**THE PROBLEM**:
Given the entries below, please return each one exactly.

**ENTRIES SUPPLIED**:
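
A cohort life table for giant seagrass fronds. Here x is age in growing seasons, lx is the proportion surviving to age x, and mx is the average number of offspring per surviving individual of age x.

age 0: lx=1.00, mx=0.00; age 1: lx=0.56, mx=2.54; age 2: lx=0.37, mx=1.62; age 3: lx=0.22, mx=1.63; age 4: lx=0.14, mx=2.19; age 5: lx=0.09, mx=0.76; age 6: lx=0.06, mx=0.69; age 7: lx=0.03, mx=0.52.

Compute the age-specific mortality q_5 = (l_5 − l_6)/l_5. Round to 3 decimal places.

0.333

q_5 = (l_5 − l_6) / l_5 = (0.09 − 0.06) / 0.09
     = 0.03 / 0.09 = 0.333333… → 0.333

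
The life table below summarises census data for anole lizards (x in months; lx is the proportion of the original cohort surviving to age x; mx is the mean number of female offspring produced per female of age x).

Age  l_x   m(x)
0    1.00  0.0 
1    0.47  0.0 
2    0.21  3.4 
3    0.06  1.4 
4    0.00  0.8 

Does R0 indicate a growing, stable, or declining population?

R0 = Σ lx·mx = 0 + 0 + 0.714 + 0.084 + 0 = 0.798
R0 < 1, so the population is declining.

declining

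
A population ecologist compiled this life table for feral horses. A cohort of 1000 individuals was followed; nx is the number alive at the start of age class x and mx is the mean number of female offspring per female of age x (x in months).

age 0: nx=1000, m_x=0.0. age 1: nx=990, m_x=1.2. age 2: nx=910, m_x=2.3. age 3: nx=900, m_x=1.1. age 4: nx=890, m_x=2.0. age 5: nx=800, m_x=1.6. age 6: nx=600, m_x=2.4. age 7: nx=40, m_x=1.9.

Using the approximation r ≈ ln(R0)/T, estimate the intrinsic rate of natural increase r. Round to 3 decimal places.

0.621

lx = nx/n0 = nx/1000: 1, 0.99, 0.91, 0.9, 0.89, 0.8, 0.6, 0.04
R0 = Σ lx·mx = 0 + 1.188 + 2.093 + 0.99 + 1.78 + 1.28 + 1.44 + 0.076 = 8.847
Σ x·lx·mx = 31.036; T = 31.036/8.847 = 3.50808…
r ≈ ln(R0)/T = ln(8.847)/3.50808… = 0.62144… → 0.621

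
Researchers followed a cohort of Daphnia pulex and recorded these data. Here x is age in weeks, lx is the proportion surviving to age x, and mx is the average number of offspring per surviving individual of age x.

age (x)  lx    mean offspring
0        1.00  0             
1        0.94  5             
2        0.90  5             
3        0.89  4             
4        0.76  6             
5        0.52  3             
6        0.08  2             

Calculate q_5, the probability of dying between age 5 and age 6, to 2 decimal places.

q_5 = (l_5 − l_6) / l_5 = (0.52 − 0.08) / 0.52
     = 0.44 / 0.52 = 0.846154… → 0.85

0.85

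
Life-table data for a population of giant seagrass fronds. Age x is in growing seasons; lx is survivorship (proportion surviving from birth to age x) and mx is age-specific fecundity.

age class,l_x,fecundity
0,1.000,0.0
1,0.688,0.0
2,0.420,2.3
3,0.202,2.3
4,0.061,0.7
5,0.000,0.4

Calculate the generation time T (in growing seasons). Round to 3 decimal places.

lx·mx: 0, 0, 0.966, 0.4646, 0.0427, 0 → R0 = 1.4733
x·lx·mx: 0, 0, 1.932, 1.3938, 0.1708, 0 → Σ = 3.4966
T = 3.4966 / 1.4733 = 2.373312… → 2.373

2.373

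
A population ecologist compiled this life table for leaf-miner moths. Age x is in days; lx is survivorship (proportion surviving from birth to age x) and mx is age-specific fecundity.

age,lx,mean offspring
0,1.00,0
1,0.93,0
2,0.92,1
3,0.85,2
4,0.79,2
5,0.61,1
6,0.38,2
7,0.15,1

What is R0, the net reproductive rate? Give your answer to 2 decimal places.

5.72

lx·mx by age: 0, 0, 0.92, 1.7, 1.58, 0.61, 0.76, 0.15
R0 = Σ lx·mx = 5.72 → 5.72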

**EXERCISE OUTPUT**:
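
A cohort life table for giant seagrass fronds. Here x is age in growing seasons, lx is the proportion surviving to age x, and mx is the average number of offspring per surviving individual of age x.

age 0: lx=1.00, mx=0.00; age 1: lx=0.56, mx=2.54; age 2: lx=0.37, mx=1.62; age 3: lx=0.22, mx=1.63; age 4: lx=0.14, mx=2.19; age 5: lx=0.09, mx=0.76; age 6: lx=0.06, mx=0.69; age 7: lx=0.03, mx=0.52.

Compute the age-specific mortality q_5 = (l_5 − l_6)/l_5. Round to 3 decimal places.

0.333

q_5 = (l_5 − l_6) / l_5 = (0.09 − 0.06) / 0.09
     = 0.03 / 0.09 = 0.333333… → 0.333

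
The life table below summarises census data for anole lizards (x in months; lx is the proportion of the original cohort surviving to age x; mx is the mean number of female offspring produced per female of age x).

Age  l_x   m(x)
0    1.00  0.0 
1    0.47  0.0 
2    0.21  3.4 
3    0.06  1.4 
4    0.00  0.8 

Does R0 indicate a growing, stable, or declining population?

R0 = Σ lx·mx = 0 + 0 + 0.714 + 0.084 + 0 = 0.798
R0 < 1, so the population is declining.

declining

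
A population ecologist compiled this life table for feral horses. A cohort of 1000 individuals was followed; nx is the number alive at the start of age class x and mx is the mean number of female offspring per female of age x (x in months).

age 0: nx=1000, m_x=0.0. age 1: nx=990, m_x=1.2. age 2: nx=910, m_x=2.3. age 3: nx=900, m_x=1.1. age 4: nx=890, m_x=2.0. age 5: nx=800, m_x=1.6. age 6: nx=600, m_x=2.4. age 7: nx=40, m_x=1.9.

Using the approximation r ≈ ln(R0)/T, estimate the intrinsic rate of natural increase r. Round to 3 decimal places.

0.621

lx = nx/n0 = nx/1000: 1, 0.99, 0.91, 0.9, 0.89, 0.8, 0.6, 0.04
R0 = Σ lx·mx = 0 + 1.188 + 2.093 + 0.99 + 1.78 + 1.28 + 1.44 + 0.076 = 8.847
Σ x·lx·mx = 31.036; T = 31.036/8.847 = 3.50808…
r ≈ ln(R0)/T = ln(8.847)/3.50808… = 0.62144… → 0.621

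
Researchers followed a cohort of Daphnia pulex and recorded these data. Here x is age in weeks, lx is the proportion surviving to age x, and mx is the average number of offspring per surviving individual of age x.

age (x)  lx    mean offspring
0        1.00  0             
1        0.94  5             
2        0.90  5             
3        0.89  4             
4        0.76  6             
5        0.52  3             
6        0.08  2             

Calculate q_5, the probability of dying between age 5 and age 6, to 2 decimal places.

q_5 = (l_5 − l_6) / l_5 = (0.52 − 0.08) / 0.52
     = 0.44 / 0.52 = 0.846154… → 0.85

0.85

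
Life-table data for a population of giant seagrass fronds. Age x is in growing seasons; lx is survivorship (proportion surviving from birth to age x) and mx is age-specific fecundity.

age class,l_x,fecundity
0,1.000,0.0
1,0.688,0.0
2,0.420,2.3
3,0.202,2.3
4,0.061,0.7
5,0.000,0.4

Calculate the generation time T (in growing seasons). Round to 3 decimal places.

lx·mx: 0, 0, 0.966, 0.4646, 0.0427, 0 → R0 = 1.4733
x·lx·mx: 0, 0, 1.932, 1.3938, 0.1708, 0 → Σ = 3.4966
T = 3.4966 / 1.4733 = 2.373312… → 2.373

2.373

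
A population ecologist compiled this life table for leaf-miner moths. Age x is in days; lx is survivorship (proportion surviving from birth to age x) and mx is age-specific fecundity.

age,lx,mean offspring
0,1.00,0
1,0.93,0
2,0.92,1
3,0.85,2
4,0.79,2
5,0.61,1
6,0.38,2
7,0.15,1

What is R0, the net reproductive rate? Give your answer to 2 decimal places.

5.72

lx·mx by age: 0, 0, 0.92, 1.7, 1.58, 0.61, 0.76, 0.15
R0 = Σ lx·mx = 5.72 → 5.72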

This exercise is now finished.